Your response must be made up of each line in the data below that contains the string "indices".

*Material shown:*
————————
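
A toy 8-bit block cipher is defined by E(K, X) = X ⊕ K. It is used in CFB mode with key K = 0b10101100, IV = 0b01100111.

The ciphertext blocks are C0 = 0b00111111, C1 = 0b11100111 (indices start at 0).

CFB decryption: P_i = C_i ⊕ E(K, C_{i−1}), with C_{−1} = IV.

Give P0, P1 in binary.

P0 = 0b11110100, P1 = 0b01110100

P0: E(K, 0b01100111) = 0b11001011; 0b00111111 ⊕ 0b11001011 = 0b11110100.
P1: E(K, 0b00111111) = 0b10010011; 0b11100111 ⊕ 0b10010011 = 0b01110100.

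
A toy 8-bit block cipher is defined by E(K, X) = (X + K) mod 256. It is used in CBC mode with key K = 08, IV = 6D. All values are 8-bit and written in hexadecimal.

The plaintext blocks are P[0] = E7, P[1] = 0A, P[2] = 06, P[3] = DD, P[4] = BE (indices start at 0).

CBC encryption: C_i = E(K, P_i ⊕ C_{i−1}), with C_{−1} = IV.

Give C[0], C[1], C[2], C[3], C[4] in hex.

C[0] = 92, C[1] = A0, C[2] = AE, C[3] = 7B, C[4] = CD

C[0]: P[0] ⊕ 6D = 8A; E(K, 8A) = 92.
C[1]: P[1] ⊕ 92 = 98; E(K, 98) = A0.
C[2]: P[2] ⊕ A0 = A6; E(K, A6) = AE.
C[3]: P[3] ⊕ AE = 73; E(K, 73) = 7B.
C[4]: P[4] ⊕ 7B = C5; E(K, C5) = CD.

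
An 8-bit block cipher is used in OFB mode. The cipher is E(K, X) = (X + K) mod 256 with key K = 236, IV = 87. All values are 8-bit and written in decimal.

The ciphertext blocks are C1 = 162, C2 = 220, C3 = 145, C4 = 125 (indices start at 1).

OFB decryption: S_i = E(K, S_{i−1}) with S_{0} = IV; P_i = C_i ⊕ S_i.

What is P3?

P3 = 138

P1: S = E(K, 87) = 67; 162 ⊕ 67 = 225.
P2: S = E(K, 67) = 47; 220 ⊕ 47 = 243.
P3: S = E(K, 47) = 27; 145 ⊕ 27 = 138.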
————————
*Response for this exercise:*
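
The ciphertext blocks are C0 = 0b00111111, C1 = 0b11100111 (indices start at 0).
The plaintext blocks are P[0] = E7, P[1] = 0A, P[2] = 06, P[3] = DD, P[4] = BE (indices start at 0).
The ciphertext blocks are C1 = 162, C2 = 220, C3 = 145, C4 = 125 (indices start at 1).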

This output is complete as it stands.